**Supplied information**
* * * * *

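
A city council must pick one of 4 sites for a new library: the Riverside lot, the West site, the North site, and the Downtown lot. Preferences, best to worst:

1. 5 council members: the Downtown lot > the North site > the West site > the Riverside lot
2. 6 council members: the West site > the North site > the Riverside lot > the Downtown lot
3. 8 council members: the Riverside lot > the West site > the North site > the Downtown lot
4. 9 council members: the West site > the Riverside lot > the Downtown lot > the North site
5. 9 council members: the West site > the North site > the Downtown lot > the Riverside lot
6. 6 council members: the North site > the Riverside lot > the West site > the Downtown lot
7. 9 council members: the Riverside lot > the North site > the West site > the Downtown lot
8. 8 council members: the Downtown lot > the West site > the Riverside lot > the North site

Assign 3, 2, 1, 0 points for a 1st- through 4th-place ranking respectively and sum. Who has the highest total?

the West site

the Riverside lot: 5·0 + 6·1 + 8·3 + 9·2 + 9·0 + 6·2 + 9·3 + 8·1 = 95
the West site: 5·1 + 6·3 + 8·2 + 9·3 + 9·3 + 6·1 + 9·1 + 8·2 = 124
the North site: 5·2 + 6·2 + 8·1 + 9·0 + 9·2 + 6·3 + 9·2 + 8·0 = 84
the Downtown lot: 5·3 + 6·0 + 8·0 + 9·1 + 9·1 + 6·0 + 9·0 + 8·3 = 57
the West site has the highest Borda score (124).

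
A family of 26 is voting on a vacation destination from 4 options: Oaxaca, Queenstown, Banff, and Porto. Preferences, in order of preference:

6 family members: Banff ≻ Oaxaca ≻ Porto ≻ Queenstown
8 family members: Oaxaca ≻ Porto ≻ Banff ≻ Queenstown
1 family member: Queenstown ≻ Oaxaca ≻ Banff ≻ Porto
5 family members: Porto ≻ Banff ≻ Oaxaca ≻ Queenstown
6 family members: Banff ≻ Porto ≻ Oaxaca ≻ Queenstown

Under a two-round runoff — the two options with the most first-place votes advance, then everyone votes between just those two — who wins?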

* * * * *

**Exercise brief**
Every record should be given again without alteration.

**Answer box**
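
A city council must pick one of 4 sites for a new library: the Riverside lot, the West site, the North site, and the Downtown lot. Preferences, best to worst:

1. 5 council members: the Downtown lot > the North site > the West site > the Riverside lot
2. 6 council members: the West site > the North site > the Riverside lot > the Downtown lot
3. 8 council members: the Riverside lot > the West site > the North site > the Downtown lot
4. 9 council members: the West site > the Riverside lot > the Downtown lot > the North site
5. 9 council members: the West site > the North site > the Downtown lot > the Riverside lot
6. 6 council members: the North site > the Riverside lot > the West site > the Downtown lot
7. 9 council members: the Riverside lot > the North site > the West site > the Downtown lot
8. 8 council members: the Downtown lot > the West site > the Riverside lot > the North site

Assign 3, 2, 1, 0 points for a 1st- through 4th-place ranking respectively and sum. Who has the highest total?

the West site

the Riverside lot: 5·0 + 6·1 + 8·3 + 9·2 + 9·0 + 6·2 + 9·3 + 8·1 = 95
the West site: 5·1 + 6·3 + 8·2 + 9·3 + 9·3 + 6·1 + 9·1 + 8·2 = 124
the North site: 5·2 + 6·2 + 8·1 + 9·0 + 9·2 + 6·3 + 9·2 + 8·0 = 84
the Downtown lot: 5·3 + 6·0 + 8·0 + 9·1 + 9·1 + 6·0 + 9·0 + 8·3 = 57
the West site has the highest Borda score (124).

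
A family of 26 is voting on a vacation destination from 4 options: Oaxaca, Queenstown, Banff, and Porto. Preferences, in order of preference:

6 family members: Banff ≻ Oaxaca ≻ Porto ≻ Queenstown
8 family members: Oaxaca ≻ Porto ≻ Banff ≻ Queenstown
1 family member: Queenstown ≻ Oaxaca ≻ Banff ≻ Porto
5 family members: Porto ≻ Banff ≻ Oaxaca ≻ Queenstown
6 family members: Banff ≻ Porto ≻ Oaxaca ≻ Queenstown

Under a two-round runoff — the two options with the most first-place votes advance, then everyone votes between just those two — who wins?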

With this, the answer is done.